(Stored data)
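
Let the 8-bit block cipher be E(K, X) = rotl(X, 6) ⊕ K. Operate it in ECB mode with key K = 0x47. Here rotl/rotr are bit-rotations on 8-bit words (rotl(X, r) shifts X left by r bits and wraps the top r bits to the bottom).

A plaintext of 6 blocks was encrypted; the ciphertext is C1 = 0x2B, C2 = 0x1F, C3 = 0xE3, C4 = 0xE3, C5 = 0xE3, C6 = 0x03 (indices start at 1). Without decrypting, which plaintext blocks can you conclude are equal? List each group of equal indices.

P3 = P4 = P5

ECB encrypts each block independently with the same key, so equal ciphertext blocks imply equal plaintext blocks.
C3 = C4 = C5 = 0xE3, so P3 = P4 = P5.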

*Work request*
Each line from the one containing "A plaintext of" to the end of the records should be echoed exactly, and no other line.

*Response for this exercise*
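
A plaintext of 6 blocks was encrypted; the ciphertext is C1 = 0x2B, C2 = 0x1F, C3 = 0xE3, C4 = 0xE3, C5 = 0xE3, C6 = 0x03 (indices start at 1). Without decrypting, which plaintext blocks can you conclude are equal? List each group of equal indices.

P3 = P4 = P5

ECB encrypts each block independently with the same key, so equal ciphertext blocks imply equal plaintext blocks.
C3 = C4 = C5 = 0xE3, so P3 = P4 = P5.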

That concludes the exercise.